● The data
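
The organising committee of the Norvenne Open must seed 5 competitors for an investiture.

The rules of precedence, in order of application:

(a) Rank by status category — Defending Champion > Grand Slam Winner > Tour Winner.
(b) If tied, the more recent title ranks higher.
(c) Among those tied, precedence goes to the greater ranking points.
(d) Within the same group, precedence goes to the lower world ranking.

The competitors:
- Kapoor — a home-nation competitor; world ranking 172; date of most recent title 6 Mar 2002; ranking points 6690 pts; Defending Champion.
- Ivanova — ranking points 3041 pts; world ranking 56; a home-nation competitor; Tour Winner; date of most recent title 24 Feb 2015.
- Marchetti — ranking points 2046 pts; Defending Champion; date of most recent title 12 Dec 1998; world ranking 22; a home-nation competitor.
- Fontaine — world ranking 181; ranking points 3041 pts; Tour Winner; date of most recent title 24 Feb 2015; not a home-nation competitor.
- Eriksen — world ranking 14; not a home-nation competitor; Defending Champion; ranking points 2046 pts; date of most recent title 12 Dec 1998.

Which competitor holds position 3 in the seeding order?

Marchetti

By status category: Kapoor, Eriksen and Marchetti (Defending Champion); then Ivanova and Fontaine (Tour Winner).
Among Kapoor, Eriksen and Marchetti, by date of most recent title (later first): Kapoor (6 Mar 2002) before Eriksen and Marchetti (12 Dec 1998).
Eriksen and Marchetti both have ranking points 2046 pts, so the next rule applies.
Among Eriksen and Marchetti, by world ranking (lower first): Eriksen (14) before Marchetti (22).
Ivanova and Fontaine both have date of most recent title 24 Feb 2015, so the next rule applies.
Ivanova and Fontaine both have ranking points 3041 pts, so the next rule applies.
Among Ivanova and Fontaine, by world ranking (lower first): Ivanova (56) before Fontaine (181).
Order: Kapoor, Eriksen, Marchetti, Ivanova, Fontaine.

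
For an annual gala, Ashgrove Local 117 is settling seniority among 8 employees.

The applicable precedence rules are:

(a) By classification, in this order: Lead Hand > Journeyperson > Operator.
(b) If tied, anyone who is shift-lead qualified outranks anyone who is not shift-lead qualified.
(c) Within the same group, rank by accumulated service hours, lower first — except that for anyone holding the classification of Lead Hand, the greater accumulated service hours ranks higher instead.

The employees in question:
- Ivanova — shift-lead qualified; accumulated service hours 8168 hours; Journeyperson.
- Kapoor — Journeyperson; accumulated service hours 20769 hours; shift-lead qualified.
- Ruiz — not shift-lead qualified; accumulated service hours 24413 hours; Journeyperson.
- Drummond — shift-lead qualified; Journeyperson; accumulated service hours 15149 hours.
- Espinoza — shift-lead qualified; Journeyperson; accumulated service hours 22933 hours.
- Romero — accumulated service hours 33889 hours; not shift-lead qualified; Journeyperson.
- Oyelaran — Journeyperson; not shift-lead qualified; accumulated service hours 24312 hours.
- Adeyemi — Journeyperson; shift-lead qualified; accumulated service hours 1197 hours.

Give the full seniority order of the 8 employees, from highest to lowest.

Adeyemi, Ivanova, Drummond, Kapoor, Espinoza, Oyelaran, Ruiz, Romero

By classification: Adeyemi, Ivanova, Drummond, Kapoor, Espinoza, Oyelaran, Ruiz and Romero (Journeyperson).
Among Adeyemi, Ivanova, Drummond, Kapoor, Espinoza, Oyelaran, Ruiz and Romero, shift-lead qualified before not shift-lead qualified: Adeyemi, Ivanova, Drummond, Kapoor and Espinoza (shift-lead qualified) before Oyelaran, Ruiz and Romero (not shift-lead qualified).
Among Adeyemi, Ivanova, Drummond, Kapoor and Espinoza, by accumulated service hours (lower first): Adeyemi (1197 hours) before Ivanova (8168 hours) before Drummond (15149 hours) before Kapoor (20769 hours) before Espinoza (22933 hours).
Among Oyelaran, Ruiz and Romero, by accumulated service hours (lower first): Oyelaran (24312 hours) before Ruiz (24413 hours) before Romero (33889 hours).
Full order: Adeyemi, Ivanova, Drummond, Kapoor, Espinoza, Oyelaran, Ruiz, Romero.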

...

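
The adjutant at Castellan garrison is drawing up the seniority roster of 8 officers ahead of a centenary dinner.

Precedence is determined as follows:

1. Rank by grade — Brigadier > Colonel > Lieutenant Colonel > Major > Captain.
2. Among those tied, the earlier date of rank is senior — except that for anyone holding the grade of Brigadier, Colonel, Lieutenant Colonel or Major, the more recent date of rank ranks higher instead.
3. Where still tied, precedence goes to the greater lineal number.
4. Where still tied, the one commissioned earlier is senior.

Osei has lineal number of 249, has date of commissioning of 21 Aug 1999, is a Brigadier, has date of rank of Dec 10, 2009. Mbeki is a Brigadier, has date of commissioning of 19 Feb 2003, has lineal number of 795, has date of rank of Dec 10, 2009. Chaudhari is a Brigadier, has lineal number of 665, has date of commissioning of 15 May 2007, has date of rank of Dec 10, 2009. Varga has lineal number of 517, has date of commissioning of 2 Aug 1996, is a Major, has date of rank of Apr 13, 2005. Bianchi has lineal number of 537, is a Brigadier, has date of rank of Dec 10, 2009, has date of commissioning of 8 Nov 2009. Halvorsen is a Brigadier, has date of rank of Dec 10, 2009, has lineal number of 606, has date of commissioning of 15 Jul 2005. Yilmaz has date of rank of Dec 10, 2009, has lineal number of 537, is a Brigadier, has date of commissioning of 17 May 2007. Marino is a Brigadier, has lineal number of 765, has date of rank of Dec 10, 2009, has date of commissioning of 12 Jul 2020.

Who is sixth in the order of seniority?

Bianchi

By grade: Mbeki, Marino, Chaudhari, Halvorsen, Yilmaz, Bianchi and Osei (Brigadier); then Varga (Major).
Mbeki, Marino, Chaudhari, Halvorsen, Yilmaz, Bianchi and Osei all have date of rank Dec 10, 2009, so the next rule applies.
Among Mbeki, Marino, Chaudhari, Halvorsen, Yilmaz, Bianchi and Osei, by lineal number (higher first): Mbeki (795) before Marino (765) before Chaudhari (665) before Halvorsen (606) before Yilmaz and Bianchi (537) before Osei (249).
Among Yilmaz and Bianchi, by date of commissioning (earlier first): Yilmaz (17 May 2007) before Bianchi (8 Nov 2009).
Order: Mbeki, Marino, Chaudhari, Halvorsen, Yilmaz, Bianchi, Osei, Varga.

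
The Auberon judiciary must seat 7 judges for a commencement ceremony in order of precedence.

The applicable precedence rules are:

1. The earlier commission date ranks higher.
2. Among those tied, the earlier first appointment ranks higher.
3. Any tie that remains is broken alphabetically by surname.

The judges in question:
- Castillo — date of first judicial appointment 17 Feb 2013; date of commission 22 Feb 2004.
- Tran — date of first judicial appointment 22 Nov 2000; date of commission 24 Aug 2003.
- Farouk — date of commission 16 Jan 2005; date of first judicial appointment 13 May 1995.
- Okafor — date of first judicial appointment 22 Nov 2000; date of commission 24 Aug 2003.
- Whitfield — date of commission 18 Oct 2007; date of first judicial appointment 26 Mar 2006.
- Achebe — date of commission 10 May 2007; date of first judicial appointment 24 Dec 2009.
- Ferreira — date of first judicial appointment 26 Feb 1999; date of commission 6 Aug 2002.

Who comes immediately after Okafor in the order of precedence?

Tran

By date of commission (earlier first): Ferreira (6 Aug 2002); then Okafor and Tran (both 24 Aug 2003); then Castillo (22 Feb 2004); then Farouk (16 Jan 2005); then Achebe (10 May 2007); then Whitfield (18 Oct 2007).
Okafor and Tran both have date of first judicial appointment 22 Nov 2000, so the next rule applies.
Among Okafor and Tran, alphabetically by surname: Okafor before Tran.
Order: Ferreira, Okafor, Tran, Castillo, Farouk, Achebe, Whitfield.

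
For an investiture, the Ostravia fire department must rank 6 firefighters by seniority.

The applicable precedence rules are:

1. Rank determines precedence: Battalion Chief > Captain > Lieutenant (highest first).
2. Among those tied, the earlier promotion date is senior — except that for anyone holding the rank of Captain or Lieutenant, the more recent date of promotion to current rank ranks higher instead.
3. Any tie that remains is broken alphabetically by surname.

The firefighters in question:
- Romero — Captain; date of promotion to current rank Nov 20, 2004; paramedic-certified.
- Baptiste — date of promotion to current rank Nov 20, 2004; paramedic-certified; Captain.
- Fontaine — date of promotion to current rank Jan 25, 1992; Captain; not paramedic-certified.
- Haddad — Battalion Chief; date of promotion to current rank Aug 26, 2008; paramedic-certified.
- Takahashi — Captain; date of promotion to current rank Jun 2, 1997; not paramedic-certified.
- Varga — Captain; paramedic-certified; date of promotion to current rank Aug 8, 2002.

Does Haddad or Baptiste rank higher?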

...

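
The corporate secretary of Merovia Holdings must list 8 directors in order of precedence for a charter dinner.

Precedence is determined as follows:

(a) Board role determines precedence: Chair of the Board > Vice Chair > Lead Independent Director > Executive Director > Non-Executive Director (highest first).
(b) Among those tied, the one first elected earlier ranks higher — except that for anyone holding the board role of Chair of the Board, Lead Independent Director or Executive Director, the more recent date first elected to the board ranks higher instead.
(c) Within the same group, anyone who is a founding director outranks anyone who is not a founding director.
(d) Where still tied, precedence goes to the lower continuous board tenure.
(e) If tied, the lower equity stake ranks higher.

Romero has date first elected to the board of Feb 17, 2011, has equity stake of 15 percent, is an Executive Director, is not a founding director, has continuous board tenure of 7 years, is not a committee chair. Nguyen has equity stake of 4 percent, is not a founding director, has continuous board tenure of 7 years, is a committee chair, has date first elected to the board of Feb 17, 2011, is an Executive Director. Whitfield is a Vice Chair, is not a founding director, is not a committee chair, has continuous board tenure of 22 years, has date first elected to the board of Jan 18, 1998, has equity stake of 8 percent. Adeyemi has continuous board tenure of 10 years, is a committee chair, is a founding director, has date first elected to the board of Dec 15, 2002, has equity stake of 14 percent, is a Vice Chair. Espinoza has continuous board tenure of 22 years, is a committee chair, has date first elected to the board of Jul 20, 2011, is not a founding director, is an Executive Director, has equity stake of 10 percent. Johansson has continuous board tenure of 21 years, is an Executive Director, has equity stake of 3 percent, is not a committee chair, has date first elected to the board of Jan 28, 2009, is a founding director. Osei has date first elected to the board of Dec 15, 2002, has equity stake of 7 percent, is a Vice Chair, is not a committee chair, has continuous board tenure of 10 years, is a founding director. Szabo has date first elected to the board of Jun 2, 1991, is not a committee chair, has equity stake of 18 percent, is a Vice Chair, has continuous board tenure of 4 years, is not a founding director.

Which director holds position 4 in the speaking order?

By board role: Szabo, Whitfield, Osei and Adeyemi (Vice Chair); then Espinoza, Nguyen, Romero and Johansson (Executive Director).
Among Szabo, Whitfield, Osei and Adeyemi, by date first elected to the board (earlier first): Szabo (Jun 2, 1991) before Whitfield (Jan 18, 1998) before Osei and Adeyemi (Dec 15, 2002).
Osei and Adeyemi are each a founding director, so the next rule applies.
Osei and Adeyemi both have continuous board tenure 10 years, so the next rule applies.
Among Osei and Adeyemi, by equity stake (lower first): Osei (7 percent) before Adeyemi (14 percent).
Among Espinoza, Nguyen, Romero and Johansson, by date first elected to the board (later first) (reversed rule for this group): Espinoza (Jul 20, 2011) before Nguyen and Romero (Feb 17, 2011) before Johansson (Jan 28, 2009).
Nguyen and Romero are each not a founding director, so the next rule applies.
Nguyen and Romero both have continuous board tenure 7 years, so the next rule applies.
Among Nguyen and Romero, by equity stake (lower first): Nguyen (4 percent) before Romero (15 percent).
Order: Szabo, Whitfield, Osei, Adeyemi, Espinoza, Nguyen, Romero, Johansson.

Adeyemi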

● Problem description
Show the lines of the material that contain the word "home".

● Solution to this task
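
- Kapoor — a home-nation competitor; world ranking 172; date of most recent title 6 Mar 2002; ranking points 6690 pts; Defending Champion.
- Ivanova — ranking points 3041 pts; world ranking 56; a home-nation competitor; Tour Winner; date of most recent title 24 Feb 2015.
- Marchetti — ranking points 2046 pts; Defending Champion; date of most recent title 12 Dec 1998; world ranking 22; a home-nation competitor.
- Fontaine — world ranking 181; ranking points 3041 pts; Tour Winner; date of most recent title 24 Feb 2015; not a home-nation competitor.
- Eriksen — world ranking 14; not a home-nation competitor; Defending Champion; ranking points 2046 pts; date of most recent title 12 Dec 1998.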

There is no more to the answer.